*** Opening of THE INPUT ***

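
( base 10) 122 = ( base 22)5C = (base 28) 4A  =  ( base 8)172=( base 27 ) 4E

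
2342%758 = 68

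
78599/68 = 1155 + 59/68 = 1155.87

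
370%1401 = 370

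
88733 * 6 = 532398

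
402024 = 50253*8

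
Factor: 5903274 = 2^1 *3^1*13^1*75683^1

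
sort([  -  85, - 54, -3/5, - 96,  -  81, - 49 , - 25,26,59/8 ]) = [ - 96, - 85, - 81, - 54,-49, - 25, - 3/5,  59/8,26 ] 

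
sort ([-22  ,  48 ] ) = [- 22 , 48 ]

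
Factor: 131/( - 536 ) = - 2^( - 3) * 67^(-1 ) * 131^1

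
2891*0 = 0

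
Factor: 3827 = 43^1*89^1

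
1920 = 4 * 480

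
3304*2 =6608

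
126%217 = 126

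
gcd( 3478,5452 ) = 94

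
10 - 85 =  -  75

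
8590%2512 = 1054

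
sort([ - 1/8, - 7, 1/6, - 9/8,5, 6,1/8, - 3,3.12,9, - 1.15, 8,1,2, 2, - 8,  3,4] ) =[-8, - 7 ,  -  3, - 1.15 , - 9/8, - 1/8,1/8, 1/6,1,2,2,3,  3.12,4,5,6, 8,9]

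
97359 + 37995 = 135354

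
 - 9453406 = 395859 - 9849265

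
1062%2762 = 1062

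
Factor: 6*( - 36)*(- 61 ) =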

*** Close of THE INPUT ***

WHAT TO WORK ON:
Line by line, reproduce the data above exactly.

REPLY:
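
( base 10) 122 = ( base 22)5C = (base 28) 4A  =  ( base 8)172=( base 27 ) 4E

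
2342%758 = 68

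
78599/68 = 1155 + 59/68 = 1155.87

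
370%1401 = 370

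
88733 * 6 = 532398

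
402024 = 50253*8

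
Factor: 5903274 = 2^1 *3^1*13^1*75683^1

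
sort([  -  85, - 54, -3/5, - 96,  -  81, - 49 , - 25,26,59/8 ]) = [ - 96, - 85, - 81, - 54,-49, - 25, - 3/5,  59/8,26 ] 

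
sort ([-22  ,  48 ] ) = [- 22 , 48 ]

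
Factor: 131/( - 536 ) = - 2^( - 3) * 67^(-1 ) * 131^1

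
2891*0 = 0

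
Factor: 3827 = 43^1*89^1

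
1920 = 4 * 480

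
3304*2 =6608

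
126%217 = 126

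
gcd( 3478,5452 ) = 94

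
10 - 85 =  -  75

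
8590%2512 = 1054

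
sort([ - 1/8, - 7, 1/6, - 9/8,5, 6,1/8, - 3,3.12,9, - 1.15, 8,1,2, 2, - 8,  3,4] ) =[-8, - 7 ,  -  3, - 1.15 , - 9/8, - 1/8,1/8, 1/6,1,2,2,3,  3.12,4,5,6, 8,9]

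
97359 + 37995 = 135354

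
 - 9453406 = 395859 - 9849265

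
1062%2762 = 1062

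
Factor: 6*( - 36)*(- 61 ) =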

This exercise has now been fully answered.